Instructions to follow: Among the lines below, copy each one in which "studying" appears.

:: Data section

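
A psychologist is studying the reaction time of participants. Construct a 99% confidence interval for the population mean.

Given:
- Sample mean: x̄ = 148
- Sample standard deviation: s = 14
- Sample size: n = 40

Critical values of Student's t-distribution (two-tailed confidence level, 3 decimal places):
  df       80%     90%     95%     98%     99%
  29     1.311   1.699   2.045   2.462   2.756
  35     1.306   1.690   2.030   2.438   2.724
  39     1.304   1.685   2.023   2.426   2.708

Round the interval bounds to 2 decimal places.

The population standard deviation σ is unknown (only the sample standard deviation s is given), so use a t-interval with df = n - 1 = 40 - 1 = 39.

For 99% confidence with df = 39, t* = 2.708 (from t-table)

Standard error: SE = s/√n = 14/√40 = 2.213594

Margin of error: E = t* × SE = 2.708 × 2.213594 = 5.9944

T-interval: x̄ ± E = 148 ± 5.9944 = (142.0056, 153.9944)

Rounded to 2 decimal places:

(142.01, 153.99)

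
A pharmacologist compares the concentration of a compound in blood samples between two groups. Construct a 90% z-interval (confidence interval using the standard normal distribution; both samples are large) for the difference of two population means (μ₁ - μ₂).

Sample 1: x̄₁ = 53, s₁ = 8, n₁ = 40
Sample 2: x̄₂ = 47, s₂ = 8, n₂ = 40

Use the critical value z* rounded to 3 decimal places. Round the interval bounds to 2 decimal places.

Both samples are large (n₁ = 40 ≥ 30, n₂ = 40 ≥ 30), so a z-interval for the difference of means applies.

Point estimate: x̄₁ - x̄₂ = 53 - 47 = 6

Standard error: SE = √(s₁²/n₁ + s₂²/n₂)
= √(8²/40 + 8²/40)
= √(1.600000 + 1.600000)
= 1.788854

For 90% confidence, z* = 1.645 (from standard normal table)
Margin of error: E = z* × SE = 1.645 × 1.788854 = 2.9427

Z-interval: (x̄₁ - x̄₂) ± E = 6 ± 2.9427 = (3.0573, 8.9427)

Rounded to 2 decimal places:

(3.06, 8.94)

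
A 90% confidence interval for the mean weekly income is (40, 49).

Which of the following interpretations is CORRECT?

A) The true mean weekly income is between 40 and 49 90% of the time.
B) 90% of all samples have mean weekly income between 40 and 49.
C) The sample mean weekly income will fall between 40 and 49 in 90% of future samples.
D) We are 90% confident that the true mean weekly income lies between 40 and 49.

A confidence interval represents our confidence in the procedure, not a probability statement about the parameter.

Key concept: If we repeated this sampling process many times and computed a 90% CI each time, about 90% of those intervals would contain the true population parameter.

For this specific interval (40, 49):
- Midpoint (point estimate): 44.5
- Margin of error: 4.5

The correct interpretation is the one stating confidence that the true parameter lies in the interval — option D.

D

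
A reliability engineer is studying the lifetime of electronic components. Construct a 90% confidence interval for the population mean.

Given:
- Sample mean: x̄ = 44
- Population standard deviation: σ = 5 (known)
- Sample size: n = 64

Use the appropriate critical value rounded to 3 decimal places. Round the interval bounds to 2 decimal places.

The population standard deviation σ is known, so use a z-interval (standard normal critical value).

For 90% confidence, z* = 1.645 (from standard normal table)

Standard error: SE = σ/√n = 5/√64 = 0.625000

Margin of error: E = z* × SE = 1.645 × 0.625000 = 1.0281

Z-interval: x̄ ± E = 44 ± 1.0281 = (42.9719, 45.0281)

Rounded to 2 decimal places:

(42.97, 45.03)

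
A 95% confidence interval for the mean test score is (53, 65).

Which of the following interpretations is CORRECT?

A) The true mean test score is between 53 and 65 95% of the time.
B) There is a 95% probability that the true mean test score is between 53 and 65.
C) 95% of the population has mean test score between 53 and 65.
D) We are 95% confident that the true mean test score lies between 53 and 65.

A confidence interval represents our confidence in the procedure, not a probability statement about the parameter.

Key concept: If we repeated this sampling process many times and computed a 95% CI each time, about 95% of those intervals would contain the true population parameter.

For this specific interval (53, 65):
- Midpoint (point estimate): 59
- Margin of error: 6

The correct interpretation is the one stating confidence that the true parameter lies in the interval — option D.

D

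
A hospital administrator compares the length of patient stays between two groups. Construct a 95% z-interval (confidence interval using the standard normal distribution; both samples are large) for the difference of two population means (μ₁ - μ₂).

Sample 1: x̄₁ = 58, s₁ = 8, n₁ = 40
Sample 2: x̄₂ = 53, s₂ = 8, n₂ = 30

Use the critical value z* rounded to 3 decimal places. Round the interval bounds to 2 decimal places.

Both samples are large (n₁ = 40 ≥ 30, n₂ = 30 ≥ 30), so a z-interval for the difference of means applies.

Point estimate: x̄₁ - x̄₂ = 58 - 53 = 5

Standard error: SE = √(s₁²/n₁ + s₂²/n₂)
= √(8²/40 + 8²/30)
= √(1.600000 + 2.133333)
= 1.932184

For 95% confidence, z* = 1.96 (from standard normal table)
Margin of error: E = z* × SE = 1.96 × 1.932184 = 3.7871

Z-interval: (x̄₁ - x̄₂) ± E = 5 ± 3.7871 = (1.2129, 8.7871)

Rounded to 2 decimal places:

(1.21, 8.79)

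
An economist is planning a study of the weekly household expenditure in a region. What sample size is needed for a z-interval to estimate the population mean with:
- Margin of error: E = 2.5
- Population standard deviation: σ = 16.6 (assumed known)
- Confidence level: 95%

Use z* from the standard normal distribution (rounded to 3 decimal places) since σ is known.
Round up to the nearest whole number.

Using z* since population σ is known (z-interval formula).

For 95% confidence, z* = 1.96 (from standard normal table)

Sample size formula for z-interval: n = (z*σ/E)²

n = (1.96 × 16.6 / 2.5)²
  = (13.014400)²
  = 169.3746

Round up to the nearest whole number: n = 170

170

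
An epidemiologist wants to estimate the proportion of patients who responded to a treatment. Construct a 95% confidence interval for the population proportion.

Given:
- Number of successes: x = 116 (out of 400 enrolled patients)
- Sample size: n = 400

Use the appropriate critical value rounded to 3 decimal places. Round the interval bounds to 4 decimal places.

Sample proportion: p̂ = 116/400 = 0.290000

Check conditions for normal approximation:
  np̂ = 116 ≥ 10 ✓
  n(1-p̂) = 284 ≥ 10 ✓

The sample is large enough, so use a z-interval (normal approximation) for the proportion.

For 95% confidence, z* = 1.96 (from standard normal table)

Standard error: SE = √(p̂(1-p̂)/n) = √(0.290000×0.710000/400) = 0.02268810

Margin of error: E = z* × SE = 1.96 × 0.02268810 = 0.044469

Z-interval: p̂ ± E = 0.290000 ± 0.044469 = (0.245531, 0.334469)

Rounded to 4 decimal places:

(0.2455, 0.3345)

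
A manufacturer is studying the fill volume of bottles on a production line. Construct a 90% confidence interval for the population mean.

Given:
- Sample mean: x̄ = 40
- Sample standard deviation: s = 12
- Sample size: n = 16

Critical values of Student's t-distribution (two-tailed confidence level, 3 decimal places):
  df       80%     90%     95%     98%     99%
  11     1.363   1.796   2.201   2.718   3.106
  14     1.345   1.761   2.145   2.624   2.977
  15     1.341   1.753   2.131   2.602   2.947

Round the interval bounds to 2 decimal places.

The population standard deviation σ is unknown (only the sample standard deviation s is given), so use a t-interval with df = n - 1 = 16 - 1 = 15.

For 90% confidence with df = 15, t* = 1.753 (from t-table)

Standard error: SE = s/√n = 12/√16 = 3.000000

Margin of error: E = t* × SE = 1.753 × 3.000000 = 5.2590

T-interval: x̄ ± E = 40 ± 5.2590 = (34.7410, 45.2590)

Rounded to 2 decimal places:

(34.74, 45.26)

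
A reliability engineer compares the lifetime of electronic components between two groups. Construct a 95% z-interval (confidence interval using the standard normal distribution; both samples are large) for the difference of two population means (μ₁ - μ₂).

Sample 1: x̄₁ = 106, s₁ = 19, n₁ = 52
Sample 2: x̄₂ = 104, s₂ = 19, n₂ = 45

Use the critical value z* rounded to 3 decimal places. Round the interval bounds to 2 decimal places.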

::::

Output for this task:
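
A psychologist is studying the reaction time of participants. Construct a 99% confidence interval for the population mean.
A reliability engineer is studying the lifetime of electronic components. Construct a 90% confidence interval for the population mean.
A manufacturer is studying the fill volume of bottles on a production line. Construct a 90% confidence interval for the population mean.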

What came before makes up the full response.